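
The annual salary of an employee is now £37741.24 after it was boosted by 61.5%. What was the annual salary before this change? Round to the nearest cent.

£23369.19

The overall multiplier applied was 1.615.
So the original annual salary was £37741.24 ÷ 1.615 ≈ £23369.19.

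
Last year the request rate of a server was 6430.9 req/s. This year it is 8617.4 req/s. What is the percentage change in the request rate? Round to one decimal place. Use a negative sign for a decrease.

Change: 8617.4 − 6430.9 = 2186.5.
Relative to the original: 2186.5 ÷ 6430.9 ≈ 34.0%.

34.0%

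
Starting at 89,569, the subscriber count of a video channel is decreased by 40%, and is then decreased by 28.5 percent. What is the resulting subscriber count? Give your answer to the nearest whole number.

38,425

Each change multiplies by a factor: 0.6 × 0.715 = 0.429.
89,569 × 0.429 = 38425.101 ≈ 38,425.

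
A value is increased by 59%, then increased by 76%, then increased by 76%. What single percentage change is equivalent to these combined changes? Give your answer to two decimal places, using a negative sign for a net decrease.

392.52%

A 59% increase multiplies by 1.59.
Then a 76% increase: 1.59 × 1.76 = 2.7984.
Then a 76% increase: 2.7984 × 1.76 = 4.925184.
Overall factor 4.925184, i.e. 392.52%.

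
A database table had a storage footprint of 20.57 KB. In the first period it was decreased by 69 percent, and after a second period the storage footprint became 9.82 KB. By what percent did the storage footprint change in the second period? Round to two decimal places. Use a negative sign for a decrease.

54.00%

After the first period: 20.57 × 0.31 = 6.3767.
Second-period multiplier: 9.82 ÷ 6.3767 ≈ 1.539981.
That is a change of 54.00%.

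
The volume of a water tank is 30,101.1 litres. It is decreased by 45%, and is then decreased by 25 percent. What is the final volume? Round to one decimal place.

Each change multiplies by a factor: 0.55 × 0.75 = 0.4125.
30,101.1 × 0.4125 = 12416.70375 ≈ 12,416.7.

12,416.7 litres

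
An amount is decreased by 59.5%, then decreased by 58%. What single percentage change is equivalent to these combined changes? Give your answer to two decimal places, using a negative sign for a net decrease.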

Exercise: Please print out every record exactly as it is written.

Answer space:
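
The annual salary of an employee is now £37741.24 after it was boosted by 61.5%. What was the annual salary before this change? Round to the nearest cent.

£23369.19

The overall multiplier applied was 1.615.
So the original annual salary was £37741.24 ÷ 1.615 ≈ £23369.19.

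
Last year the request rate of a server was 6430.9 req/s. This year it is 8617.4 req/s. What is the percentage change in the request rate? Round to one decimal place. Use a negative sign for a decrease.

Change: 8617.4 − 6430.9 = 2186.5.
Relative to the original: 2186.5 ÷ 6430.9 ≈ 34.0%.

34.0%

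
Starting at 89,569, the subscriber count of a video channel is decreased by 40%, and is then decreased by 28.5 percent. What is the resulting subscriber count? Give your answer to the nearest whole number.

38,425

Each change multiplies by a factor: 0.6 × 0.715 = 0.429.
89,569 × 0.429 = 38425.101 ≈ 38,425.

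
A value is increased by 59%, then increased by 76%, then increased by 76%. What single percentage change is equivalent to these combined changes? Give your answer to two decimal places, using a negative sign for a net decrease.

392.52%

A 59% increase multiplies by 1.59.
Then a 76% increase: 1.59 × 1.76 = 2.7984.
Then a 76% increase: 2.7984 × 1.76 = 4.925184.
Overall factor 4.925184, i.e. 392.52%.

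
A database table had a storage footprint of 20.57 KB. In the first period it was decreased by 69 percent, and after a second period the storage footprint became 9.82 KB. By what percent did the storage footprint change in the second period? Round to two decimal places. Use a negative sign for a decrease.

54.00%

After the first period: 20.57 × 0.31 = 6.3767.
Second-period multiplier: 9.82 ÷ 6.3767 ≈ 1.539981.
That is a change of 54.00%.

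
The volume of a water tank is 30,101.1 litres. It is decreased by 45%, and is then decreased by 25 percent. What is the final volume? Round to one decimal place.

Each change multiplies by a factor: 0.55 × 0.75 = 0.4125.
30,101.1 × 0.4125 = 12416.70375 ≈ 12,416.7.

12,416.7 litres

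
An amount is decreased by 59.5%, then decreased by 58%. What single percentage change is equivalent to these combined changes? Give your answer to two decimal places, using a negative sign for a net decrease.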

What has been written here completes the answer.